Available data:
--*--

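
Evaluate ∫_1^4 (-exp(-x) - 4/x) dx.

-8*log(2) - exp(-1) + exp(-4)

An antiderivative is F(x) = -4*log(x) + exp(-x).
Then F(4) - F(1) = (-8*log(2) + exp(-4)) - (exp(-1)) = -8*log(2) - exp(-1) + exp(-4).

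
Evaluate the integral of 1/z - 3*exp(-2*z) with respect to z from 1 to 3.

-3*exp(-2)/2 + 3*exp(-6)/2 + log(3)

An antiderivative is F(z) = log(z) + 3*exp(-2*z)/2.
Then F(3) - F(1) = (3*exp(-6)/2 + log(3)) - (3*exp(-2)/2) = -3*exp(-2)/2 + 3*exp(-6)/2 + log(3).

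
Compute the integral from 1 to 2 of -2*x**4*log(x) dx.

62/25 - 64*log(2)/5

Integrate by parts once (u = ln x, dv = -2*x**4 dx).
An antiderivative is F(x) = -2*x**5*(5*log(x) - 1)/25.
Then F(2) - F(1) = (64/25 - 64*log(2)/5) - (2/25) = 62/25 - 64*log(2)/5.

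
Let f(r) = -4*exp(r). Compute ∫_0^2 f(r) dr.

An antiderivative is F(r) = -4*exp(r).
Then F(2) - F(0) = (-4*exp(2)) - (-4) = 4 - 4*exp(2).

4 - 4*exp(2)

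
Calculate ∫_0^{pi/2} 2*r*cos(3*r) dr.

-pi/3 - 2/9

Integrate by parts once (u = r, dv = 2*cos(3*r) dr).
An antiderivative is F(r) = 2*r*sin(3*r)/3 + 2*cos(3*r)/9.
Then F(pi/2) - F(0) = (-pi/3) - (2/9) = -pi/3 - 2/9.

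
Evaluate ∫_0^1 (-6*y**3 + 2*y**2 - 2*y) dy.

-11/6

By the power rule, an antiderivative is F(y) = -3*y**4/2 + 2*y**3/3 - y**2.
Then F(1) - F(0) = (-11/6) - (0) = -11/6.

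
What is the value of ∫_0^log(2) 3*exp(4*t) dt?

45/4

Let u = exp(t), so du = exp(t) dt. When t = 0, u = 1; when t = log(2), u = 2.
The integral becomes 3·∫ u**3 du from 1 to 2, with antiderivative 3*u**4/4.
Back in t: F(t) = 3*exp(4*t)/4.
Then F(log(2)) - F(0) = (12) - (3/4) = 45/4.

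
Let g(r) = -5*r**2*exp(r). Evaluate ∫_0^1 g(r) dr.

10 - 5*E

Integrate by parts twice (u = r^2, dv = -5*exp(r) dr).
An antiderivative is F(r) = (-5*r**2 + 10*r - 10)*exp(r).
Then F(1) - F(0) = (-5*E) - (-10) = 10 - 5*E.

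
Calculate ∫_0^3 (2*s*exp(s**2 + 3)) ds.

Let u = s**2 + 3, so du = 2*s ds. When s = 0, u = 3; when s = 3, u = 12.
The integral becomes ∫ exp(u) du from 3 to 12, with antiderivative exp(u).
Back in s: F(s) = exp(s**2 + 3).
Then F(3) - F(0) = (exp(12)) - (exp(3)) = -exp(3) + exp(12).

-exp(3) + exp(12)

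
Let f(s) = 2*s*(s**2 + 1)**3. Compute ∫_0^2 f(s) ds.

Let u = s**2 + 1, so du = 2*s ds. When s = 0, u = 1; when s = 2, u = 5.
The integral becomes ∫ u**3 du from 1 to 5, with antiderivative u**4/4.
Back in s: F(s) = (s**2 + 1)**4/4.
Then F(2) - F(0) = (625/4) - (1/4) = 156.

156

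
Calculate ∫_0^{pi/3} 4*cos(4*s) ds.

-sqrt(3)/2

An antiderivative is F(s) = sin(4*s).
Then F(pi/3) - F(0) = (-sqrt(3)/2) - (0) = -sqrt(3)/2.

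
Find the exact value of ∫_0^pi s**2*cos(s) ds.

Integrate by parts twice (u = s^2, dv = cos(s) ds).
An antiderivative is F(s) = s**2*sin(s) + 2*s*cos(s) - 2*sin(s).
Then F(pi) - F(0) = (-2*pi) - (0) = -2*pi.

-2*pi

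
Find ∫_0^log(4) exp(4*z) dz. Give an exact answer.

255/4

Let u = exp(z), so du = exp(z) dz. When z = 0, u = 1; when z = log(4), u = 4.
The integral becomes ∫ u**3 du from 1 to 4, with antiderivative u**4/4.
Back in z: F(z) = exp(4*z)/4.
Then F(log(4)) - F(0) = (64) - (1/4) = 255/4.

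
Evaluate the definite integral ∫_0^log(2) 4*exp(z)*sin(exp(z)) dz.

-4*cos(2) + 4*cos(1)

Let u = exp(z), so du = exp(z) dz. When z = 0, u = 1; when z = log(2), u = 2.
The integral becomes 4·∫ sin(u) du from 1 to 2, with antiderivative -4*cos(u).
Back in z: F(z) = -4*cos(exp(z)).
Then F(log(2)) - F(0) = (-4*cos(2)) - (-4*cos(1)) = -4*cos(2) + 4*cos(1).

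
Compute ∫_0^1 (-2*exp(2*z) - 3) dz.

-exp(2) - 2

An antiderivative is F(z) = -exp(2*z) - 3*z.
Then F(1) - F(0) = (-exp(2) - 3) - (-1) = -exp(2) - 2.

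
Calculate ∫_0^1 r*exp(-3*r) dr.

(-4 + exp(3))*exp(-3)/9

Integrate by parts once (u = r, dv = exp(-3*r) dr).
An antiderivative is F(r) = (-3*r - 1)*exp(-3*r)/9.
Then F(1) - F(0) = (-4*exp(-3)/9) - (-1/9) = (-4 + exp(3))*exp(-3)/9.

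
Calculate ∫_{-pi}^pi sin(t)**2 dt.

Use the identity sin^2(t) = (1 - cos(2*t))/2.
An antiderivative is F(t) = t/2 - sin(2*t)/4.
Then F(pi) - F(-pi) = (pi/2) - (-pi/2) = pi.

pi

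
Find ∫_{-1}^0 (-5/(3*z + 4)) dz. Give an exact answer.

-10*log(2)/3

An antiderivative is F(z) = -5*log(3*z + 4)/3.
Then F(0) - F(-1) = (-10*log(2)/3) - (0) = -10*log(2)/3.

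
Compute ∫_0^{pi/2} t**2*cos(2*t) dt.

-pi/4

Integrate by parts twice (u = t^2, dv = cos(2*t) dt).
An antiderivative is F(t) = t**2*sin(2*t)/2 + t*cos(2*t)/2 - sin(2*t)/4.
Then F(pi/2) - F(0) = (-pi/4) - (0) = -pi/4.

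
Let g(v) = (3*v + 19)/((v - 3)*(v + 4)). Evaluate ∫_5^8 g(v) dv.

Factor the denominator: v**2 + v - 12 = (v + 4)(v - 3).
Partial fractions: (3*v + 19)/((v - 3)*(v + 4)) = -1/(v + 4) + 4/(v - 3).
An antiderivative is F(v) = 4*log(v - 3) - log(v + 4).
Then F(8) - F(5) = (-2*log(2) - log(3) + 4*log(5)) - (log(16/9)) = -6*log(2) + log(3) + 4*log(5).

-6*log(2) + log(3) + 4*log(5)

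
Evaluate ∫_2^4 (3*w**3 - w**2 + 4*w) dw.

By the power rule, an antiderivative is F(w) = 3*w**4/4 - w**3/3 + 2*w**2.
Then F(4) - F(2) = (608/3) - (52/3) = 556/3.

556/3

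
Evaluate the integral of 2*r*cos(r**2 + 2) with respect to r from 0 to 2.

Let u = r**2 + 2, so du = 2*r dr. When r = 0, u = 2; when r = 2, u = 6.
The integral becomes ∫ cos(u) du from 2 to 6, with antiderivative sin(u).
Back in r: F(r) = sin(r**2 + 2).
Then F(2) - F(0) = (sin(6)) - (sin(2)) = -sin(2) + sin(6).

-sin(2) + sin(6)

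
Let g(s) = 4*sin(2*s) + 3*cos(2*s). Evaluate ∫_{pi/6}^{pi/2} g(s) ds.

An antiderivative is F(s) = 3*sin(2*s)/2 - 2*cos(2*s).
Then F(pi/2) - F(pi/6) = (2) - (-1 + 3*sqrt(3)/4) = 3 - 3*sqrt(3)/4.

3 - 3*sqrt(3)/4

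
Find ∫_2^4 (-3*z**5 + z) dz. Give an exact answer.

-2010

By the power rule, an antiderivative is F(z) = -z**6/2 + z**2/2.
Then F(4) - F(2) = (-2040) - (-30) = -2010.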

--*--

Your objective: Set down exactly the lines of the material above from the one with "4)) dz. Give an exact answer." through the end. Include both ends and nothing else.

Task response:
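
Find ∫_{-1}^0 (-5/(3*z + 4)) dz. Give an exact answer.

-10*log(2)/3

An antiderivative is F(z) = -5*log(3*z + 4)/3.
Then F(0) - F(-1) = (-10*log(2)/3) - (0) = -10*log(2)/3.

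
Compute ∫_0^{pi/2} t**2*cos(2*t) dt.

-pi/4

Integrate by parts twice (u = t^2, dv = cos(2*t) dt).
An antiderivative is F(t) = t**2*sin(2*t)/2 + t*cos(2*t)/2 - sin(2*t)/4.
Then F(pi/2) - F(0) = (-pi/4) - (0) = -pi/4.

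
Let g(v) = (3*v + 19)/((v - 3)*(v + 4)). Evaluate ∫_5^8 g(v) dv.

Factor the denominator: v**2 + v - 12 = (v + 4)(v - 3).
Partial fractions: (3*v + 19)/((v - 3)*(v + 4)) = -1/(v + 4) + 4/(v - 3).
An antiderivative is F(v) = 4*log(v - 3) - log(v + 4).
Then F(8) - F(5) = (-2*log(2) - log(3) + 4*log(5)) - (log(16/9)) = -6*log(2) + log(3) + 4*log(5).

-6*log(2) + log(3) + 4*log(5)

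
Evaluate ∫_2^4 (3*w**3 - w**2 + 4*w) dw.

By the power rule, an antiderivative is F(w) = 3*w**4/4 - w**3/3 + 2*w**2.
Then F(4) - F(2) = (608/3) - (52/3) = 556/3.

556/3

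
Evaluate the integral of 2*r*cos(r**2 + 2) with respect to r from 0 to 2.

Let u = r**2 + 2, so du = 2*r dr. When r = 0, u = 2; when r = 2, u = 6.
The integral becomes ∫ cos(u) du from 2 to 6, with antiderivative sin(u).
Back in r: F(r) = sin(r**2 + 2).
Then F(2) - F(0) = (sin(6)) - (sin(2)) = -sin(2) + sin(6).

-sin(2) + sin(6)

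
Let g(s) = 4*sin(2*s) + 3*cos(2*s). Evaluate ∫_{pi/6}^{pi/2} g(s) ds.

An antiderivative is F(s) = 3*sin(2*s)/2 - 2*cos(2*s).
Then F(pi/2) - F(pi/6) = (2) - (-1 + 3*sqrt(3)/4) = 3 - 3*sqrt(3)/4.

3 - 3*sqrt(3)/4

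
Find ∫_2^4 (-3*z**5 + z) dz. Give an exact answer.

-2010

By the power rule, an antiderivative is F(z) = -z**6/2 + z**2/2.
Then F(4) - F(2) = (-2040) - (-30) = -2010.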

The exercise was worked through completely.